## What you have to do
Extract precisely the lines of the entries below, from the first line through the line containing "At t = 0, its velocity is 7".

## Data for this task
►

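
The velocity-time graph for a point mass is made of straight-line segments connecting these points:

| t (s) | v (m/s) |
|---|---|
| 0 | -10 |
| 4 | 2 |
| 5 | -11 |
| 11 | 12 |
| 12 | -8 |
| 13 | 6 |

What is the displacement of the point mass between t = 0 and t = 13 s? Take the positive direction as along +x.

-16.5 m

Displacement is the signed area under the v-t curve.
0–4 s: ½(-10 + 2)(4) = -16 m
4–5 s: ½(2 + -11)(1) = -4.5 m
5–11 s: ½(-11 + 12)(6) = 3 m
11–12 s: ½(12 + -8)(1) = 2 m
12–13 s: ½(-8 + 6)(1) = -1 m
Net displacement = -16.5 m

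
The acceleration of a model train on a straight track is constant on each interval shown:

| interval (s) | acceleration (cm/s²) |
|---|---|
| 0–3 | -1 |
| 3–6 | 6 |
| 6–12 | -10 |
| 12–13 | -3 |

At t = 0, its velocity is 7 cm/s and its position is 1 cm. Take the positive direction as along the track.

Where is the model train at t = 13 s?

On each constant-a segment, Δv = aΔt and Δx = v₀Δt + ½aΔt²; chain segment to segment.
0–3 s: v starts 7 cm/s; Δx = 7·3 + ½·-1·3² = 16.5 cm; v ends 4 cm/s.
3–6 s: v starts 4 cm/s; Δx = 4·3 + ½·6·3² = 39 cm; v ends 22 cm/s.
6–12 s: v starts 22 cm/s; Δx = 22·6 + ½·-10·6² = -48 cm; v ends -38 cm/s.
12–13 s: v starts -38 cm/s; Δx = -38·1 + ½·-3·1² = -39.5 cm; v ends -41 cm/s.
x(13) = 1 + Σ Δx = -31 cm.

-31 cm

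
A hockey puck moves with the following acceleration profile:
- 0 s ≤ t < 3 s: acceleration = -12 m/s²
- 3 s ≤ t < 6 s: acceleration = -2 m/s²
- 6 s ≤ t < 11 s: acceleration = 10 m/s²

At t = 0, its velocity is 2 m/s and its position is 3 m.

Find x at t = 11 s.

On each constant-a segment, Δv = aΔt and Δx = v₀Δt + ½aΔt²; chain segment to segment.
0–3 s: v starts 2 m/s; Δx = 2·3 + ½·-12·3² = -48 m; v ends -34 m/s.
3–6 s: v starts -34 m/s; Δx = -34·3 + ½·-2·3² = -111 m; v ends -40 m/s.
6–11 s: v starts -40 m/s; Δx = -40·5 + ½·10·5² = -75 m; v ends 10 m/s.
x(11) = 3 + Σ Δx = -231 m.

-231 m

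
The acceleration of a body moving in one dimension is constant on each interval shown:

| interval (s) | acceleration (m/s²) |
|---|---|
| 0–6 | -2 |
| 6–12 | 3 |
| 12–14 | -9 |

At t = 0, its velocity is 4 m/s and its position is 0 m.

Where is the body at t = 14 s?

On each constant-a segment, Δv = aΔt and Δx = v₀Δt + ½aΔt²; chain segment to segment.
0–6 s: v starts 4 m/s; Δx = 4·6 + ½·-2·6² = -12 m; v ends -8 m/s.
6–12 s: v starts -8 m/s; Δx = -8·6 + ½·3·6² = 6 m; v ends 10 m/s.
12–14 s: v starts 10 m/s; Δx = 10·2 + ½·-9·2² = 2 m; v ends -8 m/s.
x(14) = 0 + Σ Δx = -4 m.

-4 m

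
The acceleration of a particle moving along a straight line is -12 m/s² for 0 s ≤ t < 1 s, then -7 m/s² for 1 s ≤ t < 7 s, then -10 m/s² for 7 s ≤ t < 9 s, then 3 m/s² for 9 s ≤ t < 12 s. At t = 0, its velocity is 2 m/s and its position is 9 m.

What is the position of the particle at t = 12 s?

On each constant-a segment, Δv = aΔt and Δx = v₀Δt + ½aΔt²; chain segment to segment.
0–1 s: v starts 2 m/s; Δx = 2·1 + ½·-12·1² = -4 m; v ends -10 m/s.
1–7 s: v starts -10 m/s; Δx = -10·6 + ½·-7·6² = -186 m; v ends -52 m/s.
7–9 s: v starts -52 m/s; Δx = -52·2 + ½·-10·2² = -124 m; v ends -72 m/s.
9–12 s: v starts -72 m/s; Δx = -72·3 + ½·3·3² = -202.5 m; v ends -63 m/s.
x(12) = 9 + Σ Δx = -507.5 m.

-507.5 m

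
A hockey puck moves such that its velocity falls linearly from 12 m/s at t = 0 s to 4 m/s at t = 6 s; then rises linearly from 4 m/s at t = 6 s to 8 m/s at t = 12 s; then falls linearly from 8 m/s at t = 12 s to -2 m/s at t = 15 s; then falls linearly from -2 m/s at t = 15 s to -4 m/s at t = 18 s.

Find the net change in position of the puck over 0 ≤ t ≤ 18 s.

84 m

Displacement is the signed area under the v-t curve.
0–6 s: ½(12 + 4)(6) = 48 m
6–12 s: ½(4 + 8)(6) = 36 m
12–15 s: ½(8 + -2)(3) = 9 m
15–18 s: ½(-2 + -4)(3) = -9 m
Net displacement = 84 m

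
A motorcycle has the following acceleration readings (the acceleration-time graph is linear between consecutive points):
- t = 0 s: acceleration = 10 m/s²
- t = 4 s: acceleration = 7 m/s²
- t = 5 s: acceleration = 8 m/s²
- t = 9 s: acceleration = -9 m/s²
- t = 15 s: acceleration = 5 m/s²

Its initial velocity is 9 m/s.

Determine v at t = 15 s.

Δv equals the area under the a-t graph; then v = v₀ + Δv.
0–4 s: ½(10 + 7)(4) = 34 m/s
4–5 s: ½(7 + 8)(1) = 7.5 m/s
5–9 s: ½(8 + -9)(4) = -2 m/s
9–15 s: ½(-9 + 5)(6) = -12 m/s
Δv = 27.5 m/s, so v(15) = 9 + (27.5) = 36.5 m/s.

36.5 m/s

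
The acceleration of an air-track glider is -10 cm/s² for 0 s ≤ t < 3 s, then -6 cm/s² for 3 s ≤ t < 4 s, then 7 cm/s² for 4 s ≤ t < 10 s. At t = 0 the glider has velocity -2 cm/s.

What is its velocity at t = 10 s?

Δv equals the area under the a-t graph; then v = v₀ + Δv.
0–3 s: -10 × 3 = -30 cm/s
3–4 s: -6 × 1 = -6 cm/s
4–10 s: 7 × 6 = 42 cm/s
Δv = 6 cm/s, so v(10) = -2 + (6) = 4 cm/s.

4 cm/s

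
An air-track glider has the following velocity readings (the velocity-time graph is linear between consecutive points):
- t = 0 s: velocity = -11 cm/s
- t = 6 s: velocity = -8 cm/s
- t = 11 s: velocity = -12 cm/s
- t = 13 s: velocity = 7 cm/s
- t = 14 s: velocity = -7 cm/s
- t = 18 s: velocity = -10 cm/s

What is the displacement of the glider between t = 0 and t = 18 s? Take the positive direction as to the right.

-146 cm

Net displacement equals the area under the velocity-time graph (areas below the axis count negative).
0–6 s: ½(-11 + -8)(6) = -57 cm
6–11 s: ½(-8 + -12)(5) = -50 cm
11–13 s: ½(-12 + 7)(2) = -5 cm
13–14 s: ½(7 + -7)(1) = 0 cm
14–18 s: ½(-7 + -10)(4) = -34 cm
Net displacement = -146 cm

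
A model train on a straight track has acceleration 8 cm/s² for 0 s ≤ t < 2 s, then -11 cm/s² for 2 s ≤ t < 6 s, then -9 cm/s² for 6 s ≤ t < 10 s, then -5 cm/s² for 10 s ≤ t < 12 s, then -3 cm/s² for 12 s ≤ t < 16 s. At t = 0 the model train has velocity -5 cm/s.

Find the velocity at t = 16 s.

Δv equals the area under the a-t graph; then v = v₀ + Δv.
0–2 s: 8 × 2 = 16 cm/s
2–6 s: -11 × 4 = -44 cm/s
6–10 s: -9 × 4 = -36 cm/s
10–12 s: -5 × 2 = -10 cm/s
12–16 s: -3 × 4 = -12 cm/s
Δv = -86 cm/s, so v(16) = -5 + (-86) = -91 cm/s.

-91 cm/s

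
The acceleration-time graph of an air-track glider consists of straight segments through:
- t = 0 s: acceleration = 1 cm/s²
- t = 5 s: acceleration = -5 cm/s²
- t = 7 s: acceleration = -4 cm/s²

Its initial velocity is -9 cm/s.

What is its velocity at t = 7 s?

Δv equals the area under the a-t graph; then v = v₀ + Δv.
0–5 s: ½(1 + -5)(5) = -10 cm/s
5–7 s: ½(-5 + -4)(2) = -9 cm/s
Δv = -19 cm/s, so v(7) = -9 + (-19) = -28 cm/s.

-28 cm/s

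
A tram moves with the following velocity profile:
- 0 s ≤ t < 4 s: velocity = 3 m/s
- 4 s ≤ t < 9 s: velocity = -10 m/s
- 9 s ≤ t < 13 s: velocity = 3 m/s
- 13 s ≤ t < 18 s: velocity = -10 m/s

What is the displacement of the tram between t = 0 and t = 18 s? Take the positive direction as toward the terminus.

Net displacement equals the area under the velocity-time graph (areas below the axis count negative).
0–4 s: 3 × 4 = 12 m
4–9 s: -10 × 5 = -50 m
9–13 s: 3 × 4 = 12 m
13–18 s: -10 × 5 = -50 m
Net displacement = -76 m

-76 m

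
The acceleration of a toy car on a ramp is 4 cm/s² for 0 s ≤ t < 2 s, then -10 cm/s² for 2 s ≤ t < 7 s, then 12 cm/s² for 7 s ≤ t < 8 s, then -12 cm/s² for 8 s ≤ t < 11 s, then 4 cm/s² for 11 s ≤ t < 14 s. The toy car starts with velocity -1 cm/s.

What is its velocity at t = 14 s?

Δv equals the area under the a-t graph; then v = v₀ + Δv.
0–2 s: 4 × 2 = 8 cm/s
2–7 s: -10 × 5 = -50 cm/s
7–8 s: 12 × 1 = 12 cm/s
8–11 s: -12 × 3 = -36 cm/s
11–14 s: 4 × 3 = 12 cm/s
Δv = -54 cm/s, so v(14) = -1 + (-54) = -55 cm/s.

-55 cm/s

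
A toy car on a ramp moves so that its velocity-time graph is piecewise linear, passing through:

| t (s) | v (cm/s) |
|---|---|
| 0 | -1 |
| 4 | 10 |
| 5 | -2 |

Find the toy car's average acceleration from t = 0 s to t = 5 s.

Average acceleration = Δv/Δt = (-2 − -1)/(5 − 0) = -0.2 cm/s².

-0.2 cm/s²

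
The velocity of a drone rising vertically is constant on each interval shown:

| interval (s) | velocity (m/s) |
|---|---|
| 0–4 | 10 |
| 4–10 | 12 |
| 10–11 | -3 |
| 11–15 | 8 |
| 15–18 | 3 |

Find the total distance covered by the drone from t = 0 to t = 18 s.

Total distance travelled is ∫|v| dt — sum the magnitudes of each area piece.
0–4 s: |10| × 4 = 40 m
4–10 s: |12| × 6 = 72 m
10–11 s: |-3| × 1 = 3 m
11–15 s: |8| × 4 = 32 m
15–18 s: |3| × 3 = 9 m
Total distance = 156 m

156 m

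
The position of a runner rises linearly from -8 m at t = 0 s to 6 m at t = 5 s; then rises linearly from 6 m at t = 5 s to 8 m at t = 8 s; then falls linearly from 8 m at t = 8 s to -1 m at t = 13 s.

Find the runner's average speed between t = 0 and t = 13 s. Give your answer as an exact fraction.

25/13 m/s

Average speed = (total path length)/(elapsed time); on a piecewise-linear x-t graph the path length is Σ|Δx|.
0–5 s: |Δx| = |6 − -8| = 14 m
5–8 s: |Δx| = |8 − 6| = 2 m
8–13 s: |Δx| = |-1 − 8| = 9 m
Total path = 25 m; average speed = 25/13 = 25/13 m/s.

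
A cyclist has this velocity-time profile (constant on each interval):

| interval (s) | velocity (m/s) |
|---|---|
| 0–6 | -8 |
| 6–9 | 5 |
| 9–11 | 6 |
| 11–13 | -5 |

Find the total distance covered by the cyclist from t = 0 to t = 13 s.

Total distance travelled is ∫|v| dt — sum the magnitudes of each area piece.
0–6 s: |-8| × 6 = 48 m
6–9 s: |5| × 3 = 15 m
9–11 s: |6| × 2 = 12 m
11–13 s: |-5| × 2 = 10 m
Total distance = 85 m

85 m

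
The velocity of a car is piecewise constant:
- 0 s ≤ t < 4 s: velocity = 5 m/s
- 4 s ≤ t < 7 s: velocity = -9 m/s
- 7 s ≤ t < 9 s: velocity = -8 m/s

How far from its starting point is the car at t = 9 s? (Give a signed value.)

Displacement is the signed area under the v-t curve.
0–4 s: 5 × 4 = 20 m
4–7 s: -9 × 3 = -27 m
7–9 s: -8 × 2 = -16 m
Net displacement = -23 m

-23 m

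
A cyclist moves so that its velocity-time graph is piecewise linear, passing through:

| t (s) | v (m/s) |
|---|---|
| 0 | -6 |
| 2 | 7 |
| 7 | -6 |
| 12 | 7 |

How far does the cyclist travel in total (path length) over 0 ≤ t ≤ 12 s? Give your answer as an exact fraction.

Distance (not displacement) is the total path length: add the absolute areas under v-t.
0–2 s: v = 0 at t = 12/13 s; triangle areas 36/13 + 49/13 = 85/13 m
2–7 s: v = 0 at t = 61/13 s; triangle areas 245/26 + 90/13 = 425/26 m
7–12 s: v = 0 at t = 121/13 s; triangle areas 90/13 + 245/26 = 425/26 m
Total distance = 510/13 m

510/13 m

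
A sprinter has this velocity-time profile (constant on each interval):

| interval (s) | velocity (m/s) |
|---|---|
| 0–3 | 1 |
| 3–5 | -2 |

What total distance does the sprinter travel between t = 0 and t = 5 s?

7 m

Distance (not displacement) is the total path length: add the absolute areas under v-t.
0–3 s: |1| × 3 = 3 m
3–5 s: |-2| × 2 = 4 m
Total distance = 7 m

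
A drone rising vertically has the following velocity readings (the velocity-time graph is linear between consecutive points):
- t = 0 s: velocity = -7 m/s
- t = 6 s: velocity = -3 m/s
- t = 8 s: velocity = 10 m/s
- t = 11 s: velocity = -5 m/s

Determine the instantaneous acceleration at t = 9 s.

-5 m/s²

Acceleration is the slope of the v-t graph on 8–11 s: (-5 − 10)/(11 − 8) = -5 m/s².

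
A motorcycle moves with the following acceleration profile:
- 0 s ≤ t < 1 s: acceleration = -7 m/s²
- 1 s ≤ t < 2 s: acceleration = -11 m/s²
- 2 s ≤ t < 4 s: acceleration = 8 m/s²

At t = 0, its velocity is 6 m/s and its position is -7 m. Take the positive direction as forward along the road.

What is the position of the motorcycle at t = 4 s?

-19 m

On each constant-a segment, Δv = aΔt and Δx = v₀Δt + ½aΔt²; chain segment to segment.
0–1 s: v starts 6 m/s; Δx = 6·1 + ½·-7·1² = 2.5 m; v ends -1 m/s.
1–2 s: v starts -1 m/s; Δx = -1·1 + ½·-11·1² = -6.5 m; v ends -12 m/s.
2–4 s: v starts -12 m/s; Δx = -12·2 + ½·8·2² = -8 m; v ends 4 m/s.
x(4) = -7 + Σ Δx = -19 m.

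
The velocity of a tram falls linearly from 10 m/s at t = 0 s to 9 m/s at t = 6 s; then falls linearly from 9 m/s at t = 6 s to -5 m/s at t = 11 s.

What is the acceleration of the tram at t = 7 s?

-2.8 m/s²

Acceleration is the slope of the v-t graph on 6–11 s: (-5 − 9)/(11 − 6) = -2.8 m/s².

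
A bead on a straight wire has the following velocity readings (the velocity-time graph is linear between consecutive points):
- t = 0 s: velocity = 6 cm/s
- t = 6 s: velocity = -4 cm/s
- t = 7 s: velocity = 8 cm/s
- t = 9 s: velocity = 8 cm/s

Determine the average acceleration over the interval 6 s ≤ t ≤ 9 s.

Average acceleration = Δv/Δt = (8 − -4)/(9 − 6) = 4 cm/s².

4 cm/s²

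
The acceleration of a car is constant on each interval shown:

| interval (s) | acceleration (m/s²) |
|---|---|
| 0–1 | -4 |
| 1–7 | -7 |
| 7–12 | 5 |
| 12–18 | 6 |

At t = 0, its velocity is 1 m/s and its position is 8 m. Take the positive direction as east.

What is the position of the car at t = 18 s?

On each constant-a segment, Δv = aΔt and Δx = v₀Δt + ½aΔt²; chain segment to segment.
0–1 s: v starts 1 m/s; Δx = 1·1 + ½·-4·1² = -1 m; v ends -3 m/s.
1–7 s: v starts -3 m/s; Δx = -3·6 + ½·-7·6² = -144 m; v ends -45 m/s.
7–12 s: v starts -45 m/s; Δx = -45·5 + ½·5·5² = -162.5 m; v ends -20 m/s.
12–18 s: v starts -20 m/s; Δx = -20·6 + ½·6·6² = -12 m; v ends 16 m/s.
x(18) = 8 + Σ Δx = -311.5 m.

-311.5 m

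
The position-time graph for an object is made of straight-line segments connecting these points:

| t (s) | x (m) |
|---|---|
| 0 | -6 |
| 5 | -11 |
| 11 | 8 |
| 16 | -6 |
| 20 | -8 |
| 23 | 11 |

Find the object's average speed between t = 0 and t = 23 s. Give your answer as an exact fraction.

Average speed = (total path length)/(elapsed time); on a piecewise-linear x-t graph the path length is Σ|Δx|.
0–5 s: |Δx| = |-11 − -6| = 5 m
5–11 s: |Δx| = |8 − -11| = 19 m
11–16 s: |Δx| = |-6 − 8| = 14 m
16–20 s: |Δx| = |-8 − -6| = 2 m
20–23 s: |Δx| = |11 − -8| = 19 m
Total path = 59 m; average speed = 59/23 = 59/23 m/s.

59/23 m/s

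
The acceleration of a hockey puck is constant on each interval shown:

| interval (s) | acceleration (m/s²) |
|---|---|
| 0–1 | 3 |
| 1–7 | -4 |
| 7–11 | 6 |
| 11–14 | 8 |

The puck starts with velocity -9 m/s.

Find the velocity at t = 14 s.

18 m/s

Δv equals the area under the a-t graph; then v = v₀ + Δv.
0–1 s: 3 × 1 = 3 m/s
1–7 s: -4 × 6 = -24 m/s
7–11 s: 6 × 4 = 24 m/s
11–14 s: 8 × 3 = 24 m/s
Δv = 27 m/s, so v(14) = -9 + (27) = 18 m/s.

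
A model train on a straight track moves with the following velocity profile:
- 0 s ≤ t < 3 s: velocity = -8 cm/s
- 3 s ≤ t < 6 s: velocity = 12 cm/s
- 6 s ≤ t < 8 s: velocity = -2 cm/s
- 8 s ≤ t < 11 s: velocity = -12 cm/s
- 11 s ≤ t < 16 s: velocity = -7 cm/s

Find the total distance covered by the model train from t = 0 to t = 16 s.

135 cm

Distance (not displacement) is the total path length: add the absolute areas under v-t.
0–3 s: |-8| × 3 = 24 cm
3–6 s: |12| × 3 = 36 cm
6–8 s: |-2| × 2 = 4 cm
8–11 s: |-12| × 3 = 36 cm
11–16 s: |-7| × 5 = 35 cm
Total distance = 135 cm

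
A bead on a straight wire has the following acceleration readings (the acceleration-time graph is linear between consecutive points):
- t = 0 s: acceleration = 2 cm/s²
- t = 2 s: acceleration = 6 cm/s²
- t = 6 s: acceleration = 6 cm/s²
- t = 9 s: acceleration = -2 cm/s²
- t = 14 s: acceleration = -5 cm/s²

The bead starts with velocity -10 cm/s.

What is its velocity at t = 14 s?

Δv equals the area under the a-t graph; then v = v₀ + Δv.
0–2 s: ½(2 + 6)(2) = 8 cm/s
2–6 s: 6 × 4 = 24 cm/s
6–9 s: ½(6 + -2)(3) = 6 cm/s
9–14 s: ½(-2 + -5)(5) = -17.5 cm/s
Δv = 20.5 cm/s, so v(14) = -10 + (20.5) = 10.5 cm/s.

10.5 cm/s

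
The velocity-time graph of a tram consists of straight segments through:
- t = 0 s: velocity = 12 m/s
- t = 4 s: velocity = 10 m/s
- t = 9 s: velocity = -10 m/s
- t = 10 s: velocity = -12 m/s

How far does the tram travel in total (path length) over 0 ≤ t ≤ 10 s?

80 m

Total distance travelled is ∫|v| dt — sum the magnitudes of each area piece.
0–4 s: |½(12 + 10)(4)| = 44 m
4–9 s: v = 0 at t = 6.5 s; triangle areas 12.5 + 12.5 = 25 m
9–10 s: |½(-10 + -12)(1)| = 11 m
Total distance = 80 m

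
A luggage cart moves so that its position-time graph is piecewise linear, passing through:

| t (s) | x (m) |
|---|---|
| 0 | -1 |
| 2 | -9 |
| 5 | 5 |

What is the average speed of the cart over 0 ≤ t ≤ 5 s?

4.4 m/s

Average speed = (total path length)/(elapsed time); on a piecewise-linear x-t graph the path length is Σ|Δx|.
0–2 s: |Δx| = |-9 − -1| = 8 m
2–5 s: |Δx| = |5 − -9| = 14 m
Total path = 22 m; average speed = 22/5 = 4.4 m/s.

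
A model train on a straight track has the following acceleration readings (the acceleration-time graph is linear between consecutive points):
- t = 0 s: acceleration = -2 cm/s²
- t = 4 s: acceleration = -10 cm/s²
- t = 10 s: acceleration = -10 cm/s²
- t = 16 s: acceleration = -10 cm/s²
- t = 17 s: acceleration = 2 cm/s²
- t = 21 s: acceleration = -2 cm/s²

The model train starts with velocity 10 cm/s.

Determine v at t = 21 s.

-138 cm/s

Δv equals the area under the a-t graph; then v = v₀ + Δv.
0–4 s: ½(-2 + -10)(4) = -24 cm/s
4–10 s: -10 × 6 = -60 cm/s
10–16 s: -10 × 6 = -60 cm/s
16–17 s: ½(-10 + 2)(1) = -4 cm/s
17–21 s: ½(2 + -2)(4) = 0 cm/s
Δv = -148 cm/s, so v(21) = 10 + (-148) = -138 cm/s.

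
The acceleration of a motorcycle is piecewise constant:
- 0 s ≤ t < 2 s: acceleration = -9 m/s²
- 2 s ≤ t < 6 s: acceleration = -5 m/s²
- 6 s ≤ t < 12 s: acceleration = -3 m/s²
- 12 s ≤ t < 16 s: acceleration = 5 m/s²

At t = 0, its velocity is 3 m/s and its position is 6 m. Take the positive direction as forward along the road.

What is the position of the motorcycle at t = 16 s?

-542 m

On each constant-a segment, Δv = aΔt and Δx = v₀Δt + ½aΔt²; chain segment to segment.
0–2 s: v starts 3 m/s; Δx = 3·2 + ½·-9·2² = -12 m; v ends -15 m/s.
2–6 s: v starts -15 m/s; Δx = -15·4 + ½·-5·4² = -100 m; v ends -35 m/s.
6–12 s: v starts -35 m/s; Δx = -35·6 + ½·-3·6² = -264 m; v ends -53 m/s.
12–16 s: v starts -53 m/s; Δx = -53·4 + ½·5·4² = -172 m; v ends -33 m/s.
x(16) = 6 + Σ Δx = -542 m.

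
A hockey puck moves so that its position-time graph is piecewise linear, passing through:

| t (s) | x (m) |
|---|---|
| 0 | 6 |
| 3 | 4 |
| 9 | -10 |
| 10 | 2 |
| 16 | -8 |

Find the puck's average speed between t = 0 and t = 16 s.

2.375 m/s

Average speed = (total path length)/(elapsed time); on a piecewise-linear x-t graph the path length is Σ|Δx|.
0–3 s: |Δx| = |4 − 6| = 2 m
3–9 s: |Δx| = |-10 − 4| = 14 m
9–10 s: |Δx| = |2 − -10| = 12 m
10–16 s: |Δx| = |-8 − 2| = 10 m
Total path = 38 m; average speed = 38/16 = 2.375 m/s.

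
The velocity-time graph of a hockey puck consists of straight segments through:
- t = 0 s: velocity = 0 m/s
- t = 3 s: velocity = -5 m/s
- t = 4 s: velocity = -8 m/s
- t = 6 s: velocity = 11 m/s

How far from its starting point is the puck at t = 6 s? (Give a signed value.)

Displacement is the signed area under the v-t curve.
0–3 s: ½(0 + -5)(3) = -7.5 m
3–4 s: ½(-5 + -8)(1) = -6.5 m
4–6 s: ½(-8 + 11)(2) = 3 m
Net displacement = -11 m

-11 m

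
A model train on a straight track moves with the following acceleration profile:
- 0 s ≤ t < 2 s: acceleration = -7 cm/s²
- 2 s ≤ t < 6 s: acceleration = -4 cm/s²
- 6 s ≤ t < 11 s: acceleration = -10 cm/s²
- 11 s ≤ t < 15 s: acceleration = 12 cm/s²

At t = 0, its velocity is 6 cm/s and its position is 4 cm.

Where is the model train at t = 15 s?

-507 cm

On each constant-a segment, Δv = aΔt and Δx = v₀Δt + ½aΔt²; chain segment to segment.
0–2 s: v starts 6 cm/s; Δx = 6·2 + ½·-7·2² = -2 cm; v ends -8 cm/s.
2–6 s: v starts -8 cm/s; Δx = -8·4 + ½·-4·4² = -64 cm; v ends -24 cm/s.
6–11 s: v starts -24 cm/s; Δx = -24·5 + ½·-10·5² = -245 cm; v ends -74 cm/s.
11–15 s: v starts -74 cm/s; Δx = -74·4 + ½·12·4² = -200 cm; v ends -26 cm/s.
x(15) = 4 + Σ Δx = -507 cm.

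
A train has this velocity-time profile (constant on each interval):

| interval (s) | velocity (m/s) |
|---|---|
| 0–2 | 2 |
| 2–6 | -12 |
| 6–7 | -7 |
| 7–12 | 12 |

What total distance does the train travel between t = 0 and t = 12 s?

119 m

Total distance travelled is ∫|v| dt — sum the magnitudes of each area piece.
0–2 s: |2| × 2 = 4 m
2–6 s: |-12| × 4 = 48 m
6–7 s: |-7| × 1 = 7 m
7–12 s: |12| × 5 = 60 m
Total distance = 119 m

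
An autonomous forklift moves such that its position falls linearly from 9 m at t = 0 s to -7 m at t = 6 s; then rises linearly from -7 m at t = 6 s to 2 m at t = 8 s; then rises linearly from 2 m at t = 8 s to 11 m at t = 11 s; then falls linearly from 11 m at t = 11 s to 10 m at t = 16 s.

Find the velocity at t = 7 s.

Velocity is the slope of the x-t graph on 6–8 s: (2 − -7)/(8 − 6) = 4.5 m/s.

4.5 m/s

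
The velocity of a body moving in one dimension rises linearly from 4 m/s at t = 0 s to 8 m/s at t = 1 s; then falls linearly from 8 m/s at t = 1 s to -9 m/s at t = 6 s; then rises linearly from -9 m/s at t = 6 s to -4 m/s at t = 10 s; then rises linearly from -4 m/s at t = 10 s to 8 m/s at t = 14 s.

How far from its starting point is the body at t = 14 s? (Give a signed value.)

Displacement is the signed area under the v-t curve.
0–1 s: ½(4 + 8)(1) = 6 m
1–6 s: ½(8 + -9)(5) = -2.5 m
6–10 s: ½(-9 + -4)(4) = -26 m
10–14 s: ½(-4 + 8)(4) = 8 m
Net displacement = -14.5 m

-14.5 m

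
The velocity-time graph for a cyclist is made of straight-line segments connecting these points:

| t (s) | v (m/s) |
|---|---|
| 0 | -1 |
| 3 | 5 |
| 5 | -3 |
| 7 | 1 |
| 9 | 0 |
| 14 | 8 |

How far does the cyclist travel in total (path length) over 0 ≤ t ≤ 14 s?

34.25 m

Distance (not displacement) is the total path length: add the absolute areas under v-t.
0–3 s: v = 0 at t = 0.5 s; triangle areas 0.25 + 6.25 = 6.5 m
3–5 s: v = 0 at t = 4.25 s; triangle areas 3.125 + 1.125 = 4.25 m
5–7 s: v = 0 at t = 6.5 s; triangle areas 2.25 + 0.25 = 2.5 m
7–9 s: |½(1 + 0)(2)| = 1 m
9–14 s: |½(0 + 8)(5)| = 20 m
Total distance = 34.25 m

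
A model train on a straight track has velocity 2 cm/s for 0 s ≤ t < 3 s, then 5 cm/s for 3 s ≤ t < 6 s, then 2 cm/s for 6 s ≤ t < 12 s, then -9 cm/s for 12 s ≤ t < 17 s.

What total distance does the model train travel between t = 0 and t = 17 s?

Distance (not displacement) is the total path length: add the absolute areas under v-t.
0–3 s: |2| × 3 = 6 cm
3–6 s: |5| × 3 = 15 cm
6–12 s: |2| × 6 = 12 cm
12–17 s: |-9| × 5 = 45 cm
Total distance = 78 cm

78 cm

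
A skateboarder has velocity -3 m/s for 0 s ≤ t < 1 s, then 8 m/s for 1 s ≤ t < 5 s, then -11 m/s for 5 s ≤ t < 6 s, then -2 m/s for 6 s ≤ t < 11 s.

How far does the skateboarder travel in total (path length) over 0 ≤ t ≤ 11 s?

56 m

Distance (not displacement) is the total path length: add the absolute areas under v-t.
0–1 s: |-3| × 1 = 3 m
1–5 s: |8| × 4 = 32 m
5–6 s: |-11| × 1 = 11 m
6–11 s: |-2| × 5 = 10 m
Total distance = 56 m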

◄

## Problem solution
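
The velocity-time graph for a point mass is made of straight-line segments connecting these points:

| t (s) | v (m/s) |
|---|---|
| 0 | -10 |
| 4 | 2 |
| 5 | -11 |
| 11 | 12 |
| 12 | -8 |
| 13 | 6 |

What is the displacement of the point mass between t = 0 and t = 13 s? Take the positive direction as along +x.

-16.5 m

Displacement is the signed area under the v-t curve.
0–4 s: ½(-10 + 2)(4) = -16 m
4–5 s: ½(2 + -11)(1) = -4.5 m
5–11 s: ½(-11 + 12)(6) = 3 m
11–12 s: ½(12 + -8)(1) = 2 m
12–13 s: ½(-8 + 6)(1) = -1 m
Net displacement = -16.5 m

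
The acceleration of a model train on a straight track is constant on each interval shown:

| interval (s) | acceleration (cm/s²) |
|---|---|
| 0–3 | -1 |
| 3–6 | 6 |
| 6–12 | -10 |
| 12–13 | -3 |

At t = 0, its velocity is 7 cm/s and its position is 1 cm. Take the positive direction as along the track.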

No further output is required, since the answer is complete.